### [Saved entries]
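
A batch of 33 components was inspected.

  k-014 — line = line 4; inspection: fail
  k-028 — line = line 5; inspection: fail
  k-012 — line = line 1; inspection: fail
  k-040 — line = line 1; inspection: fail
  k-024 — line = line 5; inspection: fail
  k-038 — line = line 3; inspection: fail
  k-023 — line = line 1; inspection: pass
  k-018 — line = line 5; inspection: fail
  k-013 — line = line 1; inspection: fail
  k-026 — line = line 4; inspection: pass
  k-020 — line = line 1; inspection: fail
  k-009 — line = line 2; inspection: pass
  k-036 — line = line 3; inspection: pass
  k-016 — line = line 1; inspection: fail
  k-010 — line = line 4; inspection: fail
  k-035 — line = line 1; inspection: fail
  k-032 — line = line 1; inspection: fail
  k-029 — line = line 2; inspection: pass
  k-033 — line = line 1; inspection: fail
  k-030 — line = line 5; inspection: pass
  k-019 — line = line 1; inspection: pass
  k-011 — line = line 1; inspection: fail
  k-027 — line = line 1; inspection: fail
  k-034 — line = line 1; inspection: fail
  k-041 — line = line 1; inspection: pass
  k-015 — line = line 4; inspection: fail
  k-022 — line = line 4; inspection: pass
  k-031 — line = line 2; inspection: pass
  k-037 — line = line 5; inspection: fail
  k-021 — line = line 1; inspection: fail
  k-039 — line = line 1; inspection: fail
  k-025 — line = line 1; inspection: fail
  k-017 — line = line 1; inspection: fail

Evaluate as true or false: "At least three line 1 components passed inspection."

'At least three line 1 components passed inspection' holds iff |A ∩ B| ≥ 3.
|A| = 18, |A ∩ B| = 3, |A ∖ B| = 15.
|A ∩ B| = 3, so the statement is true.

True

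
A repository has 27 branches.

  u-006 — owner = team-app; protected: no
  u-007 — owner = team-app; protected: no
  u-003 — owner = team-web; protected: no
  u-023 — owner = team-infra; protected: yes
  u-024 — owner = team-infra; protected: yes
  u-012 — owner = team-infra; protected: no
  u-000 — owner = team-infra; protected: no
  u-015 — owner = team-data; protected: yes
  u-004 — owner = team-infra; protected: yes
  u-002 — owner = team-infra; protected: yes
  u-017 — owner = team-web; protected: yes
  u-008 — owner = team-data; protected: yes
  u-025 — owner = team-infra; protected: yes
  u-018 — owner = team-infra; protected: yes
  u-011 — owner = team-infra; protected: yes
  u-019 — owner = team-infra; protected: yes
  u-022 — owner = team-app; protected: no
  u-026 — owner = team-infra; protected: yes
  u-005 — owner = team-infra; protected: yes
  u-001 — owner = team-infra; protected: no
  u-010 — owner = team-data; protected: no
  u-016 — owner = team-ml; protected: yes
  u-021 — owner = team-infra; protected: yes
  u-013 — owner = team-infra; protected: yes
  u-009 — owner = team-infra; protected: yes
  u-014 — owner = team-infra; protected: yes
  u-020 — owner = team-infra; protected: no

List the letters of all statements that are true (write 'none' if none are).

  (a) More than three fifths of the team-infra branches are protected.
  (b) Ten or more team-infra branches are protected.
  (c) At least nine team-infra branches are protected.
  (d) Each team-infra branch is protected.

|A| = 18, |A ∩ B| = 14, |A ∖ B| = 4.
(a) |A ∩ B| / |A| > 3/5: holds.
(b) |A ∩ B| ≥ 10: holds.
(c) |A ∩ B| ≥ 9: holds.
(d) A ⊆ B, i.e. every element of A is in B (|A ∖ B| = 0): fails.

(a), (b), (c)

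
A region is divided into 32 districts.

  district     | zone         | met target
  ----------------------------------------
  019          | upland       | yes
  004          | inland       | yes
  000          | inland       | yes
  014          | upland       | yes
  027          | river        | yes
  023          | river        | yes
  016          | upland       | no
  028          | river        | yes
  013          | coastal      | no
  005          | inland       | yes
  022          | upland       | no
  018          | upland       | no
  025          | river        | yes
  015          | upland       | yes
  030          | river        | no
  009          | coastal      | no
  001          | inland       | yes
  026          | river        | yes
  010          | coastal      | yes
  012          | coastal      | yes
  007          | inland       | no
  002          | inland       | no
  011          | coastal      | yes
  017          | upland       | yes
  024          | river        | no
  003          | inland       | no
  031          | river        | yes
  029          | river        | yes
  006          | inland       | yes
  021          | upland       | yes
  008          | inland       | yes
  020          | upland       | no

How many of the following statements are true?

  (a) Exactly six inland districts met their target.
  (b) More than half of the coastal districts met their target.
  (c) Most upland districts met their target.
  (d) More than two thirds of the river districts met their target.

(a) inland: |A| = 9, |A ∩ B| = 6; needs |A ∩ B| = 6 — true.
(b) coastal: |A| = 5, |A ∩ B| = 3; needs |A ∩ B| > |A ∖ B| — true.
(c) upland: |A| = 9, |A ∩ B| = 5; needs |A ∩ B| > |A ∖ B| — true.
(d) river: |A| = 9, |A ∩ B| = 7; needs |A ∩ B| / |A| > 2/3 — true.

4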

### [What you have to do]
Only lines with the word "data" are wanted. Find and copy them from the records above.

### [Answer for this exercise]
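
  u-015 — owner = team-data; protected: yes
  u-008 — owner = team-data; protected: yes
  u-010 — owner = team-data; protected: no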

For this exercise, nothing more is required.